**Dataset records**

++++

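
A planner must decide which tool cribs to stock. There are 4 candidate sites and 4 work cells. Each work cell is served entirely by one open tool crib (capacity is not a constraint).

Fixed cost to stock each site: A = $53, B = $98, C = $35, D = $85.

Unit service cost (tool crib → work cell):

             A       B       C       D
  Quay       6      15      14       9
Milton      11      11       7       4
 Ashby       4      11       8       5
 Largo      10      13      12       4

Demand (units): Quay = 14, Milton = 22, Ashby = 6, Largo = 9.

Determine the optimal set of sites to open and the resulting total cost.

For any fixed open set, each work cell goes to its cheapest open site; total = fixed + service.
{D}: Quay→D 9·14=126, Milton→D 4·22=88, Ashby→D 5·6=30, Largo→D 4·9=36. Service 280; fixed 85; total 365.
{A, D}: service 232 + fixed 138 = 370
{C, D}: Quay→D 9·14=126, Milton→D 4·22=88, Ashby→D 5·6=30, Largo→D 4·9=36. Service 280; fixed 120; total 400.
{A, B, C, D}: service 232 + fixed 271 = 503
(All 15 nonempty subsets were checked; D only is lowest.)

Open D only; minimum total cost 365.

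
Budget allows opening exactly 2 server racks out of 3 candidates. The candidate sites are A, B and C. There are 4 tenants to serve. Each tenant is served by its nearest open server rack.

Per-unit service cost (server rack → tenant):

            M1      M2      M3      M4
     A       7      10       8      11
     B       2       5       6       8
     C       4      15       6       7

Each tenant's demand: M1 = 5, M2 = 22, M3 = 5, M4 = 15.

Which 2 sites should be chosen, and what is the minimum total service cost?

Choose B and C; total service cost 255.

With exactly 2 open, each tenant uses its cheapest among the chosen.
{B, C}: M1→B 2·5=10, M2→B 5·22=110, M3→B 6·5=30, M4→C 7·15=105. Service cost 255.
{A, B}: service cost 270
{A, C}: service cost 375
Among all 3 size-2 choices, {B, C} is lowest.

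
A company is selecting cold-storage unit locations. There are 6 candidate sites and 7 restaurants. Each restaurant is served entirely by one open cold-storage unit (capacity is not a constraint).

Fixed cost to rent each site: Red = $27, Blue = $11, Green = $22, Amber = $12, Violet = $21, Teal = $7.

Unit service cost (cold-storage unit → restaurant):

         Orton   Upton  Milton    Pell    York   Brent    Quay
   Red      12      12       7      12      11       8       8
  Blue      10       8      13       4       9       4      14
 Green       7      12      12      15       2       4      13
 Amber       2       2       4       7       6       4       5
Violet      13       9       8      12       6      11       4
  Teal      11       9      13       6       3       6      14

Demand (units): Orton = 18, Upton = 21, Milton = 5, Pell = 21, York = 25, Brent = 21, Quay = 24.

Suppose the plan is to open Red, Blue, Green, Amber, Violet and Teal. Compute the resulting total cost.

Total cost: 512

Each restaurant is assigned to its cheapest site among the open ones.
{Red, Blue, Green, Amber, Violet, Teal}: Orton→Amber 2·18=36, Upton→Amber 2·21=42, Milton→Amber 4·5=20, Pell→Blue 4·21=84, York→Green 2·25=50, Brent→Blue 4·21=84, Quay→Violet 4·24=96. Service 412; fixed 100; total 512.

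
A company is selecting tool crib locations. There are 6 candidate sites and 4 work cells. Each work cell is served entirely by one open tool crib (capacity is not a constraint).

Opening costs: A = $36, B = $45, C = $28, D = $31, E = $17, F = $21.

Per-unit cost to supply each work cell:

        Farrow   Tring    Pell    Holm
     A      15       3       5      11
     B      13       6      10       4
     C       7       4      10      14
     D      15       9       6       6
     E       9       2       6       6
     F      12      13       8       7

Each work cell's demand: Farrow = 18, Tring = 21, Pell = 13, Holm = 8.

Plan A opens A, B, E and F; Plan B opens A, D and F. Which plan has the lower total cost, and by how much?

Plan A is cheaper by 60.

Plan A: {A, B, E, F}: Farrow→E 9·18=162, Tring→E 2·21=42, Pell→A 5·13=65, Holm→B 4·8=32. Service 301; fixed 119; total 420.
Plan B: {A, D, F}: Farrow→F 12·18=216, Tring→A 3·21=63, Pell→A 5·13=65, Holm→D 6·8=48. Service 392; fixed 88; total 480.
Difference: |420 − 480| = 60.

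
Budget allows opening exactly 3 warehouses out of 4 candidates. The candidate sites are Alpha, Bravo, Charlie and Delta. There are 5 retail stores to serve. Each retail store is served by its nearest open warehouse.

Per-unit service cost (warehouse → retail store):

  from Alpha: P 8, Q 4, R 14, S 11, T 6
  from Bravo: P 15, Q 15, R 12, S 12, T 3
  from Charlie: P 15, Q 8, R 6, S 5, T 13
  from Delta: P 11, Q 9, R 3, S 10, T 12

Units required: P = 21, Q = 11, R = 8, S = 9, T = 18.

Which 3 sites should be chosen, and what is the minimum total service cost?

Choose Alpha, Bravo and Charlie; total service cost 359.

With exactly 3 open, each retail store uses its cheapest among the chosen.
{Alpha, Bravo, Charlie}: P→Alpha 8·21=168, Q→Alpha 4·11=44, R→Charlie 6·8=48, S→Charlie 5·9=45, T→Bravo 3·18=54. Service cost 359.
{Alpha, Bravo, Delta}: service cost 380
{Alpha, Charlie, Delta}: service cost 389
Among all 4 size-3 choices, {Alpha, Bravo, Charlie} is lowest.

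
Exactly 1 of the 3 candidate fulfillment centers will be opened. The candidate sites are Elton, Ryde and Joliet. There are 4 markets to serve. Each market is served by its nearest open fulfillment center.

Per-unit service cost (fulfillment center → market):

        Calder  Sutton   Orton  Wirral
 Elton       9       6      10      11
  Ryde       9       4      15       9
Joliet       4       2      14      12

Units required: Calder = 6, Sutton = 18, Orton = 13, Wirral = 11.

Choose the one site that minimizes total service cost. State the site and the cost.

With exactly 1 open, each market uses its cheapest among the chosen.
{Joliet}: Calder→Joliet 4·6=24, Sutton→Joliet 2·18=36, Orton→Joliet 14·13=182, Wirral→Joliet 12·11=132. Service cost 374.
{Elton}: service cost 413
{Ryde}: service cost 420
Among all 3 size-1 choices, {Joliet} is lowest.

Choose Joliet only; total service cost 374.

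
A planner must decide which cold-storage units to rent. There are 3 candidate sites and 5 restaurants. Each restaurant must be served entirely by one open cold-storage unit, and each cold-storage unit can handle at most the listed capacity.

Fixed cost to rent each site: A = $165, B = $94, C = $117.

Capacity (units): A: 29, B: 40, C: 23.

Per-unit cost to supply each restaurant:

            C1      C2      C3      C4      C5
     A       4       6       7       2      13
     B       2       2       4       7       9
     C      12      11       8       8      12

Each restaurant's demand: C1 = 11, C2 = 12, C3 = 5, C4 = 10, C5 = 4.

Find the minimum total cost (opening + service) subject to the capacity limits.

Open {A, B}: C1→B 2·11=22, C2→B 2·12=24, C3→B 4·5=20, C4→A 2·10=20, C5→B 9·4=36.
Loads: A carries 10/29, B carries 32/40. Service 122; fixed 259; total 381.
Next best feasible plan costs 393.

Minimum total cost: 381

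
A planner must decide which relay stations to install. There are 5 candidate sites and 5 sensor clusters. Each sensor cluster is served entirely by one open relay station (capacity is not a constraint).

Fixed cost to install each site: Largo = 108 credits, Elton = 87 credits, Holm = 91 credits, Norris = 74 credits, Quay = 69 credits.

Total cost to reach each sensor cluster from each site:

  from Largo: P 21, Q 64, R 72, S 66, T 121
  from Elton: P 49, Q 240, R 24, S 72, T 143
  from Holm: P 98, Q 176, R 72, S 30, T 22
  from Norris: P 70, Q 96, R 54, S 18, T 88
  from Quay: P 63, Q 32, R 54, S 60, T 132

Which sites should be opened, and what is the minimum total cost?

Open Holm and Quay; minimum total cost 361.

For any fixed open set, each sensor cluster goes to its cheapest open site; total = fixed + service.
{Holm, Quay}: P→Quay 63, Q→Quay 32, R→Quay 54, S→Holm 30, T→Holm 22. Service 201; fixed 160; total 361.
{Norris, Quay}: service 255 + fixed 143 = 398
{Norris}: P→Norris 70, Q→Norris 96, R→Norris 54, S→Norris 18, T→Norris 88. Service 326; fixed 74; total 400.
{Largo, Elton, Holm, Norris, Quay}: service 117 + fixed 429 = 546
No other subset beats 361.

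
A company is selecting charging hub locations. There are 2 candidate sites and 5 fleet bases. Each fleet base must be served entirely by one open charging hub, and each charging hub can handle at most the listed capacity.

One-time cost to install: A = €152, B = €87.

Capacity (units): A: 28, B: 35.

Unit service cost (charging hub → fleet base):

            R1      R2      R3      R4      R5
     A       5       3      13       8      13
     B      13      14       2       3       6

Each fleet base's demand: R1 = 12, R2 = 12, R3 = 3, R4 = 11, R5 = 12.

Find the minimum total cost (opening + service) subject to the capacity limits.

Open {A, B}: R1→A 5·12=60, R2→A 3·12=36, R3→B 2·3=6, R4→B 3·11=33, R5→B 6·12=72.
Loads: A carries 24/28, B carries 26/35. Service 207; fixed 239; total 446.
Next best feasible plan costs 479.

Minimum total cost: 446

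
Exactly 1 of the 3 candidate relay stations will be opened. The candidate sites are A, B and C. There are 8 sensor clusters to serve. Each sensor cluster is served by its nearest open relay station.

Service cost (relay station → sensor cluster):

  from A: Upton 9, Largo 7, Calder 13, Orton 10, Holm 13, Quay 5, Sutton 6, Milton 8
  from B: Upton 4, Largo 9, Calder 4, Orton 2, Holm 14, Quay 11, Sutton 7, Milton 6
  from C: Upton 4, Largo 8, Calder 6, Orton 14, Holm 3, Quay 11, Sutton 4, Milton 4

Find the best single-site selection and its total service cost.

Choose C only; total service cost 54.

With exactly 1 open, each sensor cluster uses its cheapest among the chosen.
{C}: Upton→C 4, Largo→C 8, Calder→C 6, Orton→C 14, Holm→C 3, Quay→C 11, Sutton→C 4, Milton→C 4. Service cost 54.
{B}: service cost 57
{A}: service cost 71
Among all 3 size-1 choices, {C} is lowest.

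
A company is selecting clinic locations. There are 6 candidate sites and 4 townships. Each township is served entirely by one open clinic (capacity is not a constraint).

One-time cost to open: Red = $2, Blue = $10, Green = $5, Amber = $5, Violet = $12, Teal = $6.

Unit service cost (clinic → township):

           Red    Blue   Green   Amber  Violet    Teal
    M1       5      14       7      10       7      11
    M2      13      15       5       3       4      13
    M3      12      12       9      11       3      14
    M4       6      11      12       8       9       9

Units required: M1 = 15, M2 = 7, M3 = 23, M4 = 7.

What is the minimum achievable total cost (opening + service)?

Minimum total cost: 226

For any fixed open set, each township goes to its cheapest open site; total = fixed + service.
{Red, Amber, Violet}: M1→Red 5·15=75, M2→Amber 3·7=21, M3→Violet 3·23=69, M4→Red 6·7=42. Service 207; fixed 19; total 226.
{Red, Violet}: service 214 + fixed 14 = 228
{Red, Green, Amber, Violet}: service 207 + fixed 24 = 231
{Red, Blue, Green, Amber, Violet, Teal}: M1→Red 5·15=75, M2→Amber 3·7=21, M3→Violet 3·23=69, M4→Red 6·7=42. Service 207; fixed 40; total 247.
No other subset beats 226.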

++++

**Work required**
Report each line of the listing above that uses the word "base".

**Answer to the problem**
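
A company is selecting charging hub locations. There are 2 candidate sites and 5 fleet bases. Each fleet base must be served entirely by one open charging hub, and each charging hub can handle at most the listed capacity.
Unit service cost (charging hub → fleet base):
Each fleet base's demand: R1 = 12, R2 = 12, R3 = 3, R4 = 11, R5 = 12.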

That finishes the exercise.